Requirement: Write out each line of the records that has "rotate" in it.
-------- Exercise material
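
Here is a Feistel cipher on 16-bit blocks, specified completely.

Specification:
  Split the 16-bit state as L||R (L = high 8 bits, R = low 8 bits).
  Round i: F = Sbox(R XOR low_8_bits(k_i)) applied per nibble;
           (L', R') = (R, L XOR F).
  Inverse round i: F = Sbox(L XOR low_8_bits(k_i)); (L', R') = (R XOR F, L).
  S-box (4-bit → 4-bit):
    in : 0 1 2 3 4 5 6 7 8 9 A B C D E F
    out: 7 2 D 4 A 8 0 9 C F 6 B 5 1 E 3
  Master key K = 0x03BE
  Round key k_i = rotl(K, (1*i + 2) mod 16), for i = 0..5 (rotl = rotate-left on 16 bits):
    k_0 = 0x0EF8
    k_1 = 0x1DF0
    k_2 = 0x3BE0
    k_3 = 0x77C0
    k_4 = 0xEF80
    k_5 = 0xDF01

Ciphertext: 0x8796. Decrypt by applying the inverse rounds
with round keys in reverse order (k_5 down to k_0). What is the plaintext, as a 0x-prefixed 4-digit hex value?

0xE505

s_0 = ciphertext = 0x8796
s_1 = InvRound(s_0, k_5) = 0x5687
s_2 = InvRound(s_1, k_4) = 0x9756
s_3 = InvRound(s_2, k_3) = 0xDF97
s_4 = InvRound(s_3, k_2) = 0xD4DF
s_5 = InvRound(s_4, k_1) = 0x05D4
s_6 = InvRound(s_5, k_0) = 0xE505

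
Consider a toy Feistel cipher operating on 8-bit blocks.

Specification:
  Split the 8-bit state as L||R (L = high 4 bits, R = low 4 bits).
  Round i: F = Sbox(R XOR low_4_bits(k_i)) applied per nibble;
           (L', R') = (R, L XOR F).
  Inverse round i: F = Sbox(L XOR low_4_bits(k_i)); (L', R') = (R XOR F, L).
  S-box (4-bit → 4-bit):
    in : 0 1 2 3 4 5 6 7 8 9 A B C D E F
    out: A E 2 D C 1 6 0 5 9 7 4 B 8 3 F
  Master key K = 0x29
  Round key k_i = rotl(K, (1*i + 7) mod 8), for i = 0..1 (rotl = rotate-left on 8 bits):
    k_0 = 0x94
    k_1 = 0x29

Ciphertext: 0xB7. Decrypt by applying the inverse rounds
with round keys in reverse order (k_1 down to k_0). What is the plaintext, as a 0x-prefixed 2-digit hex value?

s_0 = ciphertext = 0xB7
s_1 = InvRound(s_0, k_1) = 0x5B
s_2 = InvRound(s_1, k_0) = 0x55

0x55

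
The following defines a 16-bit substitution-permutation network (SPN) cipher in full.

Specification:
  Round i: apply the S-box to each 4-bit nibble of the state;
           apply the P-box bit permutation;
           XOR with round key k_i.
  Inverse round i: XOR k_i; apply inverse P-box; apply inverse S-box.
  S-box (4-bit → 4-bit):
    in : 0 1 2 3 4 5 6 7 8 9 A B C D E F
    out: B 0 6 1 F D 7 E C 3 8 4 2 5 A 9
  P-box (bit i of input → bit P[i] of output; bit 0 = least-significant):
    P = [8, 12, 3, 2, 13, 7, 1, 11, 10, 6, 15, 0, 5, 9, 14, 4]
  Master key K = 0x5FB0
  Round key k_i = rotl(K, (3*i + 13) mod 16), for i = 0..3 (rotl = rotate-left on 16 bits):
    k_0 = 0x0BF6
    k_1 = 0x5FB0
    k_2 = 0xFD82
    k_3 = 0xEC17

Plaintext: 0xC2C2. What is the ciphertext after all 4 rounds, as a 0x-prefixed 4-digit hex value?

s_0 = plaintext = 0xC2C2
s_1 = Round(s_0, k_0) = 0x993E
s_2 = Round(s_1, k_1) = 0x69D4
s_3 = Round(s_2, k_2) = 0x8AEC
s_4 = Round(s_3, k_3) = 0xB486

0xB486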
----------------
-------- Exercise material
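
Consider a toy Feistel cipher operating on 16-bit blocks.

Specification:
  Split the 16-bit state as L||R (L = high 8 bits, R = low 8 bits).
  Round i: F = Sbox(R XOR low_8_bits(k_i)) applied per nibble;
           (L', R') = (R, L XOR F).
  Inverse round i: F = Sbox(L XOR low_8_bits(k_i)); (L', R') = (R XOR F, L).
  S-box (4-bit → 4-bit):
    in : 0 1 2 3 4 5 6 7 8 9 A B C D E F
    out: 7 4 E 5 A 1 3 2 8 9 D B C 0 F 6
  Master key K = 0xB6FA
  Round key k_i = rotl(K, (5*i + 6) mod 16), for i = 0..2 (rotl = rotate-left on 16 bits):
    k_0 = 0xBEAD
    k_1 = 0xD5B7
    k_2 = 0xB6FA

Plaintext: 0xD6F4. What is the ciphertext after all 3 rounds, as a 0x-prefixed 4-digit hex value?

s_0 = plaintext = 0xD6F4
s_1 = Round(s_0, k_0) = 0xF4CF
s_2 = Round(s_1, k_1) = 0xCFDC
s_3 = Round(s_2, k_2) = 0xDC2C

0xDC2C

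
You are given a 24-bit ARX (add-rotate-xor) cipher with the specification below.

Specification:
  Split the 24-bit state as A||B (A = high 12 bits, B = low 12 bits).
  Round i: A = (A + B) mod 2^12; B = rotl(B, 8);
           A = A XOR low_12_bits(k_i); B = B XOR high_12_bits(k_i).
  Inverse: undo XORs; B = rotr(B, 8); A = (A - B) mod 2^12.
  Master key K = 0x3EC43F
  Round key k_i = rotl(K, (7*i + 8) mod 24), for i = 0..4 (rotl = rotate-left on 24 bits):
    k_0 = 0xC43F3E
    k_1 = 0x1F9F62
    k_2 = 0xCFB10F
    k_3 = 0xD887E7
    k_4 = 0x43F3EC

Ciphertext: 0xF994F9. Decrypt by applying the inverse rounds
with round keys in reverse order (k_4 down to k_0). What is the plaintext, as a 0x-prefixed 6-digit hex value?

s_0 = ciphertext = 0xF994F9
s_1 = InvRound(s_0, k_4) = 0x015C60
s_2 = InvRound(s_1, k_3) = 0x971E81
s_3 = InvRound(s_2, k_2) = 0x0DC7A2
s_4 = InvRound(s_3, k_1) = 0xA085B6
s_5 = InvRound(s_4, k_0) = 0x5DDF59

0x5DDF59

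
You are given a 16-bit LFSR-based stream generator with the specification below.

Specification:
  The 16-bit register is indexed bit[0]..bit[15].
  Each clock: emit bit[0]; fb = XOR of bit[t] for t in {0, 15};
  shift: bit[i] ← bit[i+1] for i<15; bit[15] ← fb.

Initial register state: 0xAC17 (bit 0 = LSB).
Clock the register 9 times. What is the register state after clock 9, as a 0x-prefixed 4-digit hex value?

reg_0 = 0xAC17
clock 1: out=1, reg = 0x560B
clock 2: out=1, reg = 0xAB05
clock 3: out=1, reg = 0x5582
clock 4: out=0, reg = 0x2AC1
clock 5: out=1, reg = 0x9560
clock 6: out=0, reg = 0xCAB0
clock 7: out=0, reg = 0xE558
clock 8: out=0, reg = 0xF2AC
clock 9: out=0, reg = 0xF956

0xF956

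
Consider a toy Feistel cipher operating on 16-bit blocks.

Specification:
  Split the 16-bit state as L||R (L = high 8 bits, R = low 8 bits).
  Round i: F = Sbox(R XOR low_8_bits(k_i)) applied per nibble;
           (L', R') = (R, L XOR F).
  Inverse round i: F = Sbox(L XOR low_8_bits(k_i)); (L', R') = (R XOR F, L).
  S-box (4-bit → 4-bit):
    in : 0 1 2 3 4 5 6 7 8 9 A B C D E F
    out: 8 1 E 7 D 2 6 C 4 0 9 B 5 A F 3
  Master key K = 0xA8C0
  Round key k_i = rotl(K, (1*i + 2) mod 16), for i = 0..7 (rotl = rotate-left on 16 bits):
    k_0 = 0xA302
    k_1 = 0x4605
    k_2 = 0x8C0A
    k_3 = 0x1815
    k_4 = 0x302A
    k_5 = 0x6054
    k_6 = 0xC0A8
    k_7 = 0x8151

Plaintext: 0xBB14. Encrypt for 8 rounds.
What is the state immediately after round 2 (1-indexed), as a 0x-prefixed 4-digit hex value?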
----------------
Response to this exercise:
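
  Round key k_i = rotl(K, (1*i + 2) mod 16), for i = 0..5 (rotl = rotate-left on 16 bits):
  Round key k_i = rotl(K, (1*i + 7) mod 8), for i = 0..1 (rotl = rotate-left on 8 bits):
  Round key k_i = rotl(K, (3*i + 13) mod 16), for i = 0..3 (rotl = rotate-left on 16 bits):
  Round key k_i = rotl(K, (5*i + 6) mod 16), for i = 0..2 (rotl = rotate-left on 16 bits):
You are given a 24-bit ARX (add-rotate-xor) cipher with the specification below.
  Round key k_i = rotl(K, (7*i + 8) mod 24), for i = 0..4 (rotl = rotate-left on 24 bits):
  Round key k_i = rotl(K, (1*i + 2) mod 16), for i = 0..7 (rotl = rotate-left on 16 bits):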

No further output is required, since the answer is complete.